Collected data:
※ ※ ※
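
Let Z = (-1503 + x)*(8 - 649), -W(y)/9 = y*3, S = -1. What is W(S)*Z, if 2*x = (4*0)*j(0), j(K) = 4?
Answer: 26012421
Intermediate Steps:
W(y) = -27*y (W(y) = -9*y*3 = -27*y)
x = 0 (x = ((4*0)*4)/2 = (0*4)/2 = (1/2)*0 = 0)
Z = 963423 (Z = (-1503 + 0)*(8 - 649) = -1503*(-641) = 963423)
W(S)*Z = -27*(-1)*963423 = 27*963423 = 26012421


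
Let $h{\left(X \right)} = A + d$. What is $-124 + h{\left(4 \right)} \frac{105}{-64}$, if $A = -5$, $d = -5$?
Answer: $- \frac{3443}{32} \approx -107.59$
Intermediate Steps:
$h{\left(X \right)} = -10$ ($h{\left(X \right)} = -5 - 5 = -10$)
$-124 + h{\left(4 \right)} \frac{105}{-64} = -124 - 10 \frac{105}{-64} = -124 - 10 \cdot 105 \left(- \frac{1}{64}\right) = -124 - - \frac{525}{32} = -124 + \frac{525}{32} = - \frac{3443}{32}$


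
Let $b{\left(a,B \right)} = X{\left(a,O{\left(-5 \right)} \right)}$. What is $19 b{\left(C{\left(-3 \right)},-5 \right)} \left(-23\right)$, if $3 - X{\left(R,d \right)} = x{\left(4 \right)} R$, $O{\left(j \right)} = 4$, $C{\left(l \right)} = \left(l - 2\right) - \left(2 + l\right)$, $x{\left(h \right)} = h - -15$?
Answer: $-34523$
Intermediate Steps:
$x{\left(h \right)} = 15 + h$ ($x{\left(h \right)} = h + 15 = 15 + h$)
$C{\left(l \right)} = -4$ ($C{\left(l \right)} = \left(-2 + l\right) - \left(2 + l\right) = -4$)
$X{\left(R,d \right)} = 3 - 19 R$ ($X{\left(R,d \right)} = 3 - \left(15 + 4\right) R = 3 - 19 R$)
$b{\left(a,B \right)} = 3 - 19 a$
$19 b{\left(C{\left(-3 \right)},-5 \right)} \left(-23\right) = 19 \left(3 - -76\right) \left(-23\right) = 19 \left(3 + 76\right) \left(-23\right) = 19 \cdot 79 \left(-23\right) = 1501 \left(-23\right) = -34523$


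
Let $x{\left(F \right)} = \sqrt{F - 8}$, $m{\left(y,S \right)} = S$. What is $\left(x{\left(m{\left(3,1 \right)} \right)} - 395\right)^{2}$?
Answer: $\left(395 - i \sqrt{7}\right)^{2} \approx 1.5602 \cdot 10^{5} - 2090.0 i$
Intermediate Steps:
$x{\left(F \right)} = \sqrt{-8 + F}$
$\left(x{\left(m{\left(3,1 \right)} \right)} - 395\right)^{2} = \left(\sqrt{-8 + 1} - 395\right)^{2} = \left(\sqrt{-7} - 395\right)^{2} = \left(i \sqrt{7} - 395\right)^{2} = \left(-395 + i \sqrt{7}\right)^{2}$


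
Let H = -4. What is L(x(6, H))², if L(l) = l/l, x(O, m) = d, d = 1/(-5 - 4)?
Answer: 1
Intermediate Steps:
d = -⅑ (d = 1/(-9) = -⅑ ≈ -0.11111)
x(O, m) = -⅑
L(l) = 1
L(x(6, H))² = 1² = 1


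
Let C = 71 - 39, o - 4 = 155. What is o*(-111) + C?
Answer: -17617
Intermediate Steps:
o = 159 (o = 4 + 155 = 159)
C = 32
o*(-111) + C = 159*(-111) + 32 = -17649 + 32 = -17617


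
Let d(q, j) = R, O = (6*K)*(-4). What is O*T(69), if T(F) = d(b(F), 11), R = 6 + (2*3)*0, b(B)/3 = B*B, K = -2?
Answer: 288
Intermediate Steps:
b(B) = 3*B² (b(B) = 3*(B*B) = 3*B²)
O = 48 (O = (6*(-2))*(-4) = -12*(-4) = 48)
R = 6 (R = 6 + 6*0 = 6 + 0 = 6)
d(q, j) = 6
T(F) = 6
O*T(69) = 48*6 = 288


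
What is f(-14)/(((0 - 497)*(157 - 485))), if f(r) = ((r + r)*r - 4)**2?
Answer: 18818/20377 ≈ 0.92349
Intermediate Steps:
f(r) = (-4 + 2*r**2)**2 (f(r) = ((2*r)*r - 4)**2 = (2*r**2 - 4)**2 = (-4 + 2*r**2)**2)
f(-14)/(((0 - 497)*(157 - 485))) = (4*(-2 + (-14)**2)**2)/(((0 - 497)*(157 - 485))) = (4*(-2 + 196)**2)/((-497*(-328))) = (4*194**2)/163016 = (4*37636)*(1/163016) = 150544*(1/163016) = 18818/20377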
※ ※ ※
◆ Task requirements ◆
Nothing but the lines from the one with "Let d(q, j)" through the final line of the data above should be output, exactly as written.

◆ Written answer ◆
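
Let d(q, j) = R, O = (6*K)*(-4). What is O*T(69), if T(F) = d(b(F), 11), R = 6 + (2*3)*0, b(B)/3 = B*B, K = -2?
Answer: 288
Intermediate Steps:
b(B) = 3*B² (b(B) = 3*(B*B) = 3*B²)
O = 48 (O = (6*(-2))*(-4) = -12*(-4) = 48)
R = 6 (R = 6 + 6*0 = 6 + 0 = 6)
d(q, j) = 6
T(F) = 6
O*T(69) = 48*6 = 288


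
What is f(-14)/(((0 - 497)*(157 - 485))), if f(r) = ((r + r)*r - 4)**2?
Answer: 18818/20377 ≈ 0.92349
Intermediate Steps:
f(r) = (-4 + 2*r**2)**2 (f(r) = ((2*r)*r - 4)**2 = (2*r**2 - 4)**2 = (-4 + 2*r**2)**2)
f(-14)/(((0 - 497)*(157 - 485))) = (4*(-2 + (-14)**2)**2)/(((0 - 497)*(157 - 485))) = (4*(-2 + 196)**2)/((-497*(-328))) = (4*194**2)/163016 = (4*37636)*(1/163016) = 150544*(1/163016) = 18818/20377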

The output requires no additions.